- _What you need to do_
Output all of the data verbatim.

- _Record extracts_
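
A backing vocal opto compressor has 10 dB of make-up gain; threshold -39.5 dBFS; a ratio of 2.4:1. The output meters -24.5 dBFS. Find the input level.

Remove make-up: -24.5 − 10 = -34.5 dBFS.
The compressed level sits -34.5 − (-39.5) = 5 dB over threshold.
Input overshoot = R × output overshoot = 12 dB → input = -39.5 + 12 = -27.5 dBFS.

-27.5 dBFS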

- _Exercise answer_
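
A backing vocal opto compressor has 10 dB of make-up gain; threshold -39.5 dBFS; a ratio of 2.4:1. The output meters -24.5 dBFS. Find the input level.

Remove make-up: -24.5 − 10 = -34.5 dBFS.
The compressed level sits -34.5 − (-39.5) = 5 dB over threshold.
Input overshoot = R × output overshoot = 12 dB → input = -39.5 + 12 = -27.5 dBFS.

-27.5 dBFS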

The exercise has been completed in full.